[[ Available records, beginning ]]

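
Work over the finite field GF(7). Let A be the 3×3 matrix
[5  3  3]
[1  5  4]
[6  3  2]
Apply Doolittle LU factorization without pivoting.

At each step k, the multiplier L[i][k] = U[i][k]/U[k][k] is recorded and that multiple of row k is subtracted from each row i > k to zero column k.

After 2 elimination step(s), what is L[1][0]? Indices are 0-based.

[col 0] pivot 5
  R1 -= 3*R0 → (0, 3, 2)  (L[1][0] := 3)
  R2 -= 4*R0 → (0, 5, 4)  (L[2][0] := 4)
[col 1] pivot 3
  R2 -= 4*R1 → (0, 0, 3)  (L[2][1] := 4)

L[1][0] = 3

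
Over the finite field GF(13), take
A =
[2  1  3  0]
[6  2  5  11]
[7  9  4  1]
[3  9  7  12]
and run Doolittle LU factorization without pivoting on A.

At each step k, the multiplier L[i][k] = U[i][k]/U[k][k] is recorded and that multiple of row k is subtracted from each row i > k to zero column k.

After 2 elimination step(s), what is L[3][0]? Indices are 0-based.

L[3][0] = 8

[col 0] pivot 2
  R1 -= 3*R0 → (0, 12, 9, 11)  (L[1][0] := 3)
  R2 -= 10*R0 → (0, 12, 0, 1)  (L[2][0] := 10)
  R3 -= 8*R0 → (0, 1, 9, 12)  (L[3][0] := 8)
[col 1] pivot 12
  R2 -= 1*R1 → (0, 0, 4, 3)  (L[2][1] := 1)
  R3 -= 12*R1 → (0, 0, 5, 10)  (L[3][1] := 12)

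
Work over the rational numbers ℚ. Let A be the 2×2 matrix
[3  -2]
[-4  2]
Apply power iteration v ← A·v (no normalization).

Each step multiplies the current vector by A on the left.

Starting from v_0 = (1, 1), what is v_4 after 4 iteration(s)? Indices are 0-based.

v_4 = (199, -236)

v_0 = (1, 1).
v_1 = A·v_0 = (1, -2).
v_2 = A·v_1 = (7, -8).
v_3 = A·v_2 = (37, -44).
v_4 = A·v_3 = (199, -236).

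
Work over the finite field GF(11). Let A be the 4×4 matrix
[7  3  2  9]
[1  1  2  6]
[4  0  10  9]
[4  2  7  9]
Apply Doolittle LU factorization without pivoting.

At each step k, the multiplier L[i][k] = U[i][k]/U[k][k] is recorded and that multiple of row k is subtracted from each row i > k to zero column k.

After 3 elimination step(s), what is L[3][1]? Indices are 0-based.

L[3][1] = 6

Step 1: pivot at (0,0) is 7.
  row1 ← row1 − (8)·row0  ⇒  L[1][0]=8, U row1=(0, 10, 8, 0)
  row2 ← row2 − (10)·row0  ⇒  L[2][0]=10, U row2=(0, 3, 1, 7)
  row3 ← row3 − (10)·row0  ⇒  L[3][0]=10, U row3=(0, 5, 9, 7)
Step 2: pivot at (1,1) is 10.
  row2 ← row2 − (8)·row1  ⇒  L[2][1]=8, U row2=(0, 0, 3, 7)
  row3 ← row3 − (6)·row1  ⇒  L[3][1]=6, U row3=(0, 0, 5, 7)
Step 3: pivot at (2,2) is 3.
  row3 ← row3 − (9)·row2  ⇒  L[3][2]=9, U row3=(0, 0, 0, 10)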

[[ Available records, end ]]
[[ Available records, beginning ]]

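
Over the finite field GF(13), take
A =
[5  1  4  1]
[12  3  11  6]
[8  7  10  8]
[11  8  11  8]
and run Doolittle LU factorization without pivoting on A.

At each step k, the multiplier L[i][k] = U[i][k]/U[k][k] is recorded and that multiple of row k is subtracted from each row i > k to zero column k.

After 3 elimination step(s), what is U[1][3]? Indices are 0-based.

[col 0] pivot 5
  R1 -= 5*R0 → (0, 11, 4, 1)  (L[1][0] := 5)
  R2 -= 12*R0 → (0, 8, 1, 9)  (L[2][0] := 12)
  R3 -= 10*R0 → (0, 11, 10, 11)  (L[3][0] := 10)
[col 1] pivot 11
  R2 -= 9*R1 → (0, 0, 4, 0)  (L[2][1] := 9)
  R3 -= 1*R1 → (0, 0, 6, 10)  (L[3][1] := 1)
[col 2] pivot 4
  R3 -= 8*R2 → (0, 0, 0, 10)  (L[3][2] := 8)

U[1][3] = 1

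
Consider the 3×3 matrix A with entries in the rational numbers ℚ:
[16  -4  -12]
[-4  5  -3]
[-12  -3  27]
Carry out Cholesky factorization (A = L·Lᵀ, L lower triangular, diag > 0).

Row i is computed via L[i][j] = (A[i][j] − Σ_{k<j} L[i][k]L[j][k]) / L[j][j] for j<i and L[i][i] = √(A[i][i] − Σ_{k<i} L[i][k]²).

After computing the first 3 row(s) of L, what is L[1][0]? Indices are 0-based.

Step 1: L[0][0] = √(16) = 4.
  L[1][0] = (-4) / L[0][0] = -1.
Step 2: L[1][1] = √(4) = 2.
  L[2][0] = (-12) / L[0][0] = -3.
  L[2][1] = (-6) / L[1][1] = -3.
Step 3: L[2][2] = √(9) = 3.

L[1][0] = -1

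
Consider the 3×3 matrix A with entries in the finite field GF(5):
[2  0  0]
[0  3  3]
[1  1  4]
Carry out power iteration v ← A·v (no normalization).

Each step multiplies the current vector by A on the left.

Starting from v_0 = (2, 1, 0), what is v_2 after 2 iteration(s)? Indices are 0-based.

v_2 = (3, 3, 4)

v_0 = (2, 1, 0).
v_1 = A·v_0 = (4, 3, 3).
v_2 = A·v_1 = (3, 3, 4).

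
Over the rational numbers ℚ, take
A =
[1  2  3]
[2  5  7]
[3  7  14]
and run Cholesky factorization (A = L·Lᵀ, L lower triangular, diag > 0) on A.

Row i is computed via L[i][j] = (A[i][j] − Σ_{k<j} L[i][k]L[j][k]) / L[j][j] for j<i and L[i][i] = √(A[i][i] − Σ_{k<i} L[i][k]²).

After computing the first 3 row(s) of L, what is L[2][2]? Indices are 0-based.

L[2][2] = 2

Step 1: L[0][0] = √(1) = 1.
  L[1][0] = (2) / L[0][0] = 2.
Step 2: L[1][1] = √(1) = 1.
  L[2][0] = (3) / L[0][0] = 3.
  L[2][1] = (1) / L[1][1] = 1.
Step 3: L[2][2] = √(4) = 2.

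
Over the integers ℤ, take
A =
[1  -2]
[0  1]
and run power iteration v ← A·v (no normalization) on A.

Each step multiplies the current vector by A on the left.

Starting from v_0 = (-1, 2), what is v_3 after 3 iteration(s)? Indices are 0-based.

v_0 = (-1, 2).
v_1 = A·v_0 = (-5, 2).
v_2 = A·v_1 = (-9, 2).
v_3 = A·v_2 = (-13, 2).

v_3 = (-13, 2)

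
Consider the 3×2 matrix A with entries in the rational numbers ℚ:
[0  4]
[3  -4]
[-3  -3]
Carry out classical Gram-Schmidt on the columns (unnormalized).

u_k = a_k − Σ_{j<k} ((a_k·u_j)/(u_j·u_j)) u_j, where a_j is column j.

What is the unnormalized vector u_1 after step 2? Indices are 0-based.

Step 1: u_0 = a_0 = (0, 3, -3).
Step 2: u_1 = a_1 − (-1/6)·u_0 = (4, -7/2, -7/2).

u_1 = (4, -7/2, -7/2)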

[[ Available records, end ]]
[[ Available records, beginning ]]

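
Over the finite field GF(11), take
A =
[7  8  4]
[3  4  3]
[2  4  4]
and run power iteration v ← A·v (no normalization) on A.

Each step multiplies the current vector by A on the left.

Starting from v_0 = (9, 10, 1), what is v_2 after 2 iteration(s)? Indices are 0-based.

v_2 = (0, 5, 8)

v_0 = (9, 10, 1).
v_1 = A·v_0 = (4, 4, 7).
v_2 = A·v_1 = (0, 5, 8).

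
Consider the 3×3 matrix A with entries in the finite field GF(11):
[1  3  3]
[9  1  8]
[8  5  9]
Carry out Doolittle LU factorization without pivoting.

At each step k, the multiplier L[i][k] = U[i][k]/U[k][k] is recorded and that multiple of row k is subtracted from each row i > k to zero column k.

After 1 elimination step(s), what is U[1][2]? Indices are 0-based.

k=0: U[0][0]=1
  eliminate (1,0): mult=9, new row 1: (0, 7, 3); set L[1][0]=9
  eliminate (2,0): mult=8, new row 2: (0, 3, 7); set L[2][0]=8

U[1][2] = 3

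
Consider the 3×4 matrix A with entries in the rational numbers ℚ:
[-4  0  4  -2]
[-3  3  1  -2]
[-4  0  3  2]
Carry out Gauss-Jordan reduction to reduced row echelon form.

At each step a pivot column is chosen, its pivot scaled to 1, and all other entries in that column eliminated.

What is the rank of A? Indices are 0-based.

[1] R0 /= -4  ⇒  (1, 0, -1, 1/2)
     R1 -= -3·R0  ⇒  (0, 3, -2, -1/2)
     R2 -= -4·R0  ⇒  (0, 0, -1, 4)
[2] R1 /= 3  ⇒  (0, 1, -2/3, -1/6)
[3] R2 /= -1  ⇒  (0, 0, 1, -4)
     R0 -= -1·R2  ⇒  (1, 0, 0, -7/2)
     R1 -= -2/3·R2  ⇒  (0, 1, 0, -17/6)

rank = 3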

[[ Available records, end ]]

From the records above, copy each line where the word "rational" can be found.

▸ Solution below:
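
Work over the rational numbers ℚ. Let A be the 2×2 matrix
Consider the 3×3 matrix A with entries in the rational numbers ℚ:
Over the rational numbers ℚ, take
Consider the 3×2 matrix A with entries in the rational numbers ℚ:
Consider the 3×4 matrix A with entries in the rational numbers ℚ: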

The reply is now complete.